EXERCISE DETAILS: Copy out every record below with complete accuracy.

[Stored data entries]
──────────
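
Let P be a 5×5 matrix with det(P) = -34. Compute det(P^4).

1336336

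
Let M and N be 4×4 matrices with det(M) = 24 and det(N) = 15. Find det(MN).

det(MN) = det(M)·det(N) = (24)·(15) = 360

det(MN) = 360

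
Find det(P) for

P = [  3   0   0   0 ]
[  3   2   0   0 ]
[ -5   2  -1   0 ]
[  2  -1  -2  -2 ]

P is lower triangular, so det(P) is the product of the diagonal entries:
det = (3) · (2) · (-1) · (-2) = 12

The determinant is 12.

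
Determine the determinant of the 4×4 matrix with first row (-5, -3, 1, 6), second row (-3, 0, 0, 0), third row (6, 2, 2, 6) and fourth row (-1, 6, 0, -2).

-60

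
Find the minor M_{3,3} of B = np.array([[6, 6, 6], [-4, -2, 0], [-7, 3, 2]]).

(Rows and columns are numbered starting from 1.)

Delete row 3 and column 3; the remaining 2×2 submatrix is [6 6; -4 -2].
Its determinant is 6·(-2) − 6·(-4) = 12.

12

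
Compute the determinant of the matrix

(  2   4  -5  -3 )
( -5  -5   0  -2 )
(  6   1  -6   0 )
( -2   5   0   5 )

Expand along column 3 (it has 2 zeros):
  + (-5) · M_13   where M_13 = det([-5 -5 -2; 6 1 0; -2 5 5]) = 61
  + (-6) · M_33   where M_33 = det([2 4 -3; -5 -5 -2; -2 5 5]) = 191
det = (+1)·(-5)·(61) + (+1)·(-6)·(191) = -1451

-1451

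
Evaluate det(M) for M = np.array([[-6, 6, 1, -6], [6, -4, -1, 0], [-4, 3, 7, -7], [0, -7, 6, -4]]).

Expand along row 2 (it has 1 zero):
  − (6) · M_21   where M_21 = det([6 1 -6; 3 7 -7; -7 6 -4]) = -257
  + (-4) · M_22   where M_22 = det([-6 1 -6; -4 7 -7; 0 6 -4]) = 44
  − (-1) · M_23   where M_23 = det([-6 6 -6; -4 3 -7; 0 -7 -4]) = 102
det = (-1)·(6)·(-257) + (+1)·(-4)·(44) + (-1)·(-1)·(102) = 1468

1468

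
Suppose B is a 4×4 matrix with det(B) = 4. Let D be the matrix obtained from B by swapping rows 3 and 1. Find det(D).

The determinant is -4.

Swapping two rows multiplies the determinant by −1.
det(D) = (-1)·(4) = -4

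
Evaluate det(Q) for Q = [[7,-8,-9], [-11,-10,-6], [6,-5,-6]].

Expand along column 1:
  + 7 · |-10 -6; -5 -6| = 7·(60 − 30) = 210
  − (-11) · |-8 -9; -5 -6| = −(-11)·(48 − 45) = 33
  + 6 · |-8 -9; -10 -6| = 6·(48 − 90) = -252
Sum: (210) + (33) + (-252) = -9

-9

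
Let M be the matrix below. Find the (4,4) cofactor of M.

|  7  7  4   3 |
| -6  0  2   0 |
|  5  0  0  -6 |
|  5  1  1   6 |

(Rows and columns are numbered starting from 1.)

Delete row 4 and column 4; the remaining 3×3 submatrix is [7 7 4; -6 0 2; 5 0 0].
Its determinant is 70.
The cofactor carries sign (−1)^(4+4) = +1, so C_{4,4} = +(70) = 70.

70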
──────────
SOLUTION BELOW:
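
Let P be a 5×5 matrix with det(P) = -34. Compute det(P^4).

1336336

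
Let M and N be 4×4 matrices with det(M) = 24 and det(N) = 15. Find det(MN).

det(MN) = det(M)·det(N) = (24)·(15) = 360

det(MN) = 360

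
Find det(P) for

P = [  3   0   0   0 ]
[  3   2   0   0 ]
[ -5   2  -1   0 ]
[  2  -1  -2  -2 ]

P is lower triangular, so det(P) is the product of the diagonal entries:
det = (3) · (2) · (-1) · (-2) = 12

The determinant is 12.

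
Determine the determinant of the 4×4 matrix with first row (-5, -3, 1, 6), second row (-3, 0, 0, 0), third row (6, 2, 2, 6) and fourth row (-1, 6, 0, -2).

-60

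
Find the minor M_{3,3} of B = np.array([[6, 6, 6], [-4, -2, 0], [-7, 3, 2]]).

(Rows and columns are numbered starting from 1.)

Delete row 3 and column 3; the remaining 2×2 submatrix is [6 6; -4 -2].
Its determinant is 6·(-2) − 6·(-4) = 12.

12

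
Compute the determinant of the matrix

(  2   4  -5  -3 )
( -5  -5   0  -2 )
(  6   1  -6   0 )
( -2   5   0   5 )

Expand along column 3 (it has 2 zeros):
  + (-5) · M_13   where M_13 = det([-5 -5 -2; 6 1 0; -2 5 5]) = 61
  + (-6) · M_33   where M_33 = det([2 4 -3; -5 -5 -2; -2 5 5]) = 191
det = (+1)·(-5)·(61) + (+1)·(-6)·(191) = -1451

-1451

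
Evaluate det(M) for M = np.array([[-6, 6, 1, -6], [6, -4, -1, 0], [-4, 3, 7, -7], [0, -7, 6, -4]]).

Expand along row 2 (it has 1 zero):
  − (6) · M_21   where M_21 = det([6 1 -6; 3 7 -7; -7 6 -4]) = -257
  + (-4) · M_22   where M_22 = det([-6 1 -6; -4 7 -7; 0 6 -4]) = 44
  − (-1) · M_23   where M_23 = det([-6 6 -6; -4 3 -7; 0 -7 -4]) = 102
det = (-1)·(6)·(-257) + (+1)·(-4)·(44) + (-1)·(-1)·(102) = 1468

1468

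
Suppose B is a 4×4 matrix with det(B) = 4. Let D be the matrix obtained from B by swapping rows 3 and 1. Find det(D).

The determinant is -4.

Swapping two rows multiplies the determinant by −1.
det(D) = (-1)·(4) = -4

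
Evaluate det(Q) for Q = [[7,-8,-9], [-11,-10,-6], [6,-5,-6]].

Expand along column 1:
  + 7 · |-10 -6; -5 -6| = 7·(60 − 30) = 210
  − (-11) · |-8 -9; -5 -6| = −(-11)·(48 − 45) = 33
  + 6 · |-8 -9; -10 -6| = 6·(48 − 90) = -252
Sum: (210) + (33) + (-252) = -9

-9

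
Let M be the matrix below. Find the (4,4) cofactor of M.

|  7  7  4   3 |
| -6  0  2   0 |
|  5  0  0  -6 |
|  5  1  1   6 |

(Rows and columns are numbered starting from 1.)

Delete row 4 and column 4; the remaining 3×3 submatrix is [7 7 4; -6 0 2; 5 0 0].
Its determinant is 70.
The cofactor carries sign (−1)^(4+4) = +1, so C_{4,4} = +(70) = 70.

70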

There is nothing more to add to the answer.